WHAT THE EXERCISE ASKS
Pull every line containing the word "relation" from the records.

RECORDS FOR THIS TASK
'''

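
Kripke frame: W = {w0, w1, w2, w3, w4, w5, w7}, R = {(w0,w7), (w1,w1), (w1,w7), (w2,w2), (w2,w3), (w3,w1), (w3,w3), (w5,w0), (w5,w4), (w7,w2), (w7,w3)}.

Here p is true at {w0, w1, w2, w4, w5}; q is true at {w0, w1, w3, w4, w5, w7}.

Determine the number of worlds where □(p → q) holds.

w0: successors {w7}; p → q there: w7:T. ✓
w1: successors {w1, w7}; p → q there: w1:T, w7:T. ✓
w2: successors {w2, w3}; p → q there: w2:F, w3:T. ✗
w3: successors {w1, w3}; p → q there: w1:T, w3:T. ✓
w4: no successors, so □(p → q) holds vacuously. ✓
w5: successors {w0, w4}; p → q there: w0:T, w4:T. ✓
w7: successors {w2, w3}; p → q there: w2:F, w3:T. ✗
Satisfying worlds: {w0, w1, w3, w4, w5}.

5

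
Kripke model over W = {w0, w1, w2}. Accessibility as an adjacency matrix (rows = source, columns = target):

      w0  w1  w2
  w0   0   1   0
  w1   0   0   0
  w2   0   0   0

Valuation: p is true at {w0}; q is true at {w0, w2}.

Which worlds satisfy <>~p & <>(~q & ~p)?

{w0}

w0: <>~p is T, <>(~q & ~p) is T. ✓
w1: <>~p is F, <>(~q & ~p) is F. ✗
w2: <>~p is F, <>(~q & ~p) is F. ✗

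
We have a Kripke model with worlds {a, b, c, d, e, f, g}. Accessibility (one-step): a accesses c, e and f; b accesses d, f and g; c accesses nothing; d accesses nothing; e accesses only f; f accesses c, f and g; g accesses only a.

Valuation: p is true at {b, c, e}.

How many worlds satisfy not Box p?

5

a: Box p is F. ✓
b: Box p is F. ✓
c: Box p is T. ✗
d: Box p is T. ✗
e: Box p is F. ✓
f: Box p is F. ✓
g: Box p is F. ✓
Satisfying worlds: {a, b, e, f, g}.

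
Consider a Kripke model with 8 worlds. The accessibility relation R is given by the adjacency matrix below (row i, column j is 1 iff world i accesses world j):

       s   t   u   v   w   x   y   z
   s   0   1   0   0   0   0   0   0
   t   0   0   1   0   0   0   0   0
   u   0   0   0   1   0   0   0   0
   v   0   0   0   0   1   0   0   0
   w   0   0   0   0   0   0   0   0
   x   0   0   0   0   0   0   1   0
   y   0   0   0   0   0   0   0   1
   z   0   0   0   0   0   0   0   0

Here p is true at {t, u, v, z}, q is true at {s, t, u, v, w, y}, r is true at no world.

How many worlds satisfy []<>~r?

s: successors {t}; <>~r there: t:T. ✓
t: successors {u}; <>~r there: u:T. ✓
u: successors {v}; <>~r there: v:T. ✓
v: successors {w}; <>~r there: w:F. ✗
w: no successors, so []<>~r holds vacuously. ✓
x: successors {y}; <>~r there: y:T. ✓
y: successors {z}; <>~r there: z:F. ✗
z: no successors, so []<>~r holds vacuously. ✓
Satisfying worlds: {s, t, u, w, x, z}.

6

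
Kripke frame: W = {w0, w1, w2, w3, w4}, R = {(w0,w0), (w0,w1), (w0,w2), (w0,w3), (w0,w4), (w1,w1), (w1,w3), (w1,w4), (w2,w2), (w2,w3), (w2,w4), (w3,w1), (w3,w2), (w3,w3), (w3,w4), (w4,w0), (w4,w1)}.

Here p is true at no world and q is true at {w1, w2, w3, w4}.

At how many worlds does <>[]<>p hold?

0

w0: successors {w0, w1, w2, w3, w4}; []<>p there: w0:F, w1:F, w2:F, w3:F, w4:F. ✗
w1: successors {w1, w3, w4}; []<>p there: w1:F, w3:F, w4:F. ✗
w2: successors {w2, w3, w4}; []<>p there: w2:F, w3:F, w4:F. ✗
w3: successors {w1, w2, w3, w4}; []<>p there: w1:F, w2:F, w3:F, w4:F. ✗
w4: successors {w0, w1}; []<>p there: w0:F, w1:F. ✗
Satisfying worlds: ∅.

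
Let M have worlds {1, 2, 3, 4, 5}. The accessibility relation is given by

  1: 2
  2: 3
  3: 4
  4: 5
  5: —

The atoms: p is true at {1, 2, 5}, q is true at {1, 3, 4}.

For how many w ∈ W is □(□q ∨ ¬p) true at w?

1: successors {2}; □q ∨ ¬p there: 2:T. ✓
2: successors {3}; □q ∨ ¬p there: 3:T. ✓
3: successors {4}; □q ∨ ¬p there: 4:T. ✓
4: successors {5}; □q ∨ ¬p there: 5:T. ✓
5: no successors, so □(□q ∨ ¬p) holds vacuously. ✓
Satisfying worlds: {1, 2, 3, 4, 5}.

5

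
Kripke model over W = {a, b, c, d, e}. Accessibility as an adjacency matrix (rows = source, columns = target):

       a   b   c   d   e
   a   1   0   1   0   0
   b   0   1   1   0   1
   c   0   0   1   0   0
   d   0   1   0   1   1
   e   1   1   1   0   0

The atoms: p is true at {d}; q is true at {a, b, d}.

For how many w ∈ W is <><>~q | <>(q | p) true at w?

5

a: <><>~q is T, <>(q | p) is T. ✓
b: <><>~q is T, <>(q | p) is T. ✓
c: <><>~q is T, <>(q | p) is F. ✓
d: <><>~q is T, <>(q | p) is T. ✓
e: <><>~q is T, <>(q | p) is T. ✓
Satisfying worlds: {a, b, c, d, e}.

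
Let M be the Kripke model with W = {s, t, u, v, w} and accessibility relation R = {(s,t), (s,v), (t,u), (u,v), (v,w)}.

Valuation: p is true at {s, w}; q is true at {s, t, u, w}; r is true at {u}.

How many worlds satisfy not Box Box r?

s: Box Box r is F. ✓
t: Box Box r is F. ✓
u: Box Box r is F. ✓
v: Box Box r is T. ✗
w: Box Box r is T. ✗
Satisfying worlds: {s, t, u}.

3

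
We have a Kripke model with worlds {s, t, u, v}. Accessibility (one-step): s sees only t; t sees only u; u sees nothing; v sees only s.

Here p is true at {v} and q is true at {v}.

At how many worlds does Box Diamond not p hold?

3

s: successors {t}; Diamond not p there: t:T. ✓
t: successors {u}; Diamond not p there: u:F. ✗
u: no successors, so Box Diamond not p holds vacuously. ✓
v: successors {s}; Diamond not p there: s:T. ✓
Satisfying worlds: {s, u, v}.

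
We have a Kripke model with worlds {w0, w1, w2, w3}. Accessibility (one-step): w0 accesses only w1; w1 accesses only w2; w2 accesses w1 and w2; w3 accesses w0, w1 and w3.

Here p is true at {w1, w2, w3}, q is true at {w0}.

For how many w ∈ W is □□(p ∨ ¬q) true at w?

3

w0: successors {w1}; □(p ∨ ¬q) there: w1:T. ✓
w1: successors {w2}; □(p ∨ ¬q) there: w2:T. ✓
w2: successors {w1, w2}; □(p ∨ ¬q) there: w1:T, w2:T. ✓
w3: successors {w0, w1, w3}; □(p ∨ ¬q) there: w0:T, w1:T, w3:F. ✗
Satisfying worlds: {w0, w1, w2}.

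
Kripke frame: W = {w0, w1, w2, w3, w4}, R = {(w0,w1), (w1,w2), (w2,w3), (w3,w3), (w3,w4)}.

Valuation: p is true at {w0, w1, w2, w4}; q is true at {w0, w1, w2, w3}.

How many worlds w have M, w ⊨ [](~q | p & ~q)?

1

w0: successors {w1}; ~q | p & ~q there: w1:F. ✗
w1: successors {w2}; ~q | p & ~q there: w2:F. ✗
w2: successors {w3}; ~q | p & ~q there: w3:F. ✗
w3: successors {w3, w4}; ~q | p & ~q there: w3:F, w4:T. ✗
w4: no successors, so [](~q | p & ~q) holds vacuously. ✓
Satisfying worlds: {w4}.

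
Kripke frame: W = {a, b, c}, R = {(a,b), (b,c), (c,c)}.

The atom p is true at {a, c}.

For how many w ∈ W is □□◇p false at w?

0

a: successors {b}; □◇p there: b:T. ✓
b: successors {c}; □◇p there: c:T. ✓
c: successors {c}; □◇p there: c:T. ✓
Satisfying worlds: {a, b, c}.
So □□◇p fails at the other 0 worlds.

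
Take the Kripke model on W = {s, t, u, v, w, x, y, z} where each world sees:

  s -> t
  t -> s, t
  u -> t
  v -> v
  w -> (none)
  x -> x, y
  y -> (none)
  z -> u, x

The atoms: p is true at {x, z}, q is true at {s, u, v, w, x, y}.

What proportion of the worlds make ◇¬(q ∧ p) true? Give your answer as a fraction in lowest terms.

3/4

s: successors {t}; ¬(q ∧ p) there: t:T. ✓
t: successors {s, t}; ¬(q ∧ p) there: s:T, t:T. ✓
u: successors {t}; ¬(q ∧ p) there: t:T. ✓
v: successors {v}; ¬(q ∧ p) there: v:T. ✓
w: no successors, so ◇¬(q ∧ p) fails. ✗
x: successors {x, y}; ¬(q ∧ p) there: x:F, y:T. ✓
y: no successors, so ◇¬(q ∧ p) fails. ✗
z: successors {u, x}; ¬(q ∧ p) there: u:T, x:F. ✓
That's 6 of 8 worlds, so 6/8 = 3/4.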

'''

TASK OUTPUT
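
Consider a Kripke model with 8 worlds. The accessibility relation R is given by the adjacency matrix below (row i, column j is 1 iff world i accesses world j):
Let M have worlds {1, 2, 3, 4, 5}. The accessibility relation is given by
Let M be the Kripke model with W = {s, t, u, v, w} and accessibility relation R = {(s,t), (s,v), (t,u), (u,v), (v,w)}.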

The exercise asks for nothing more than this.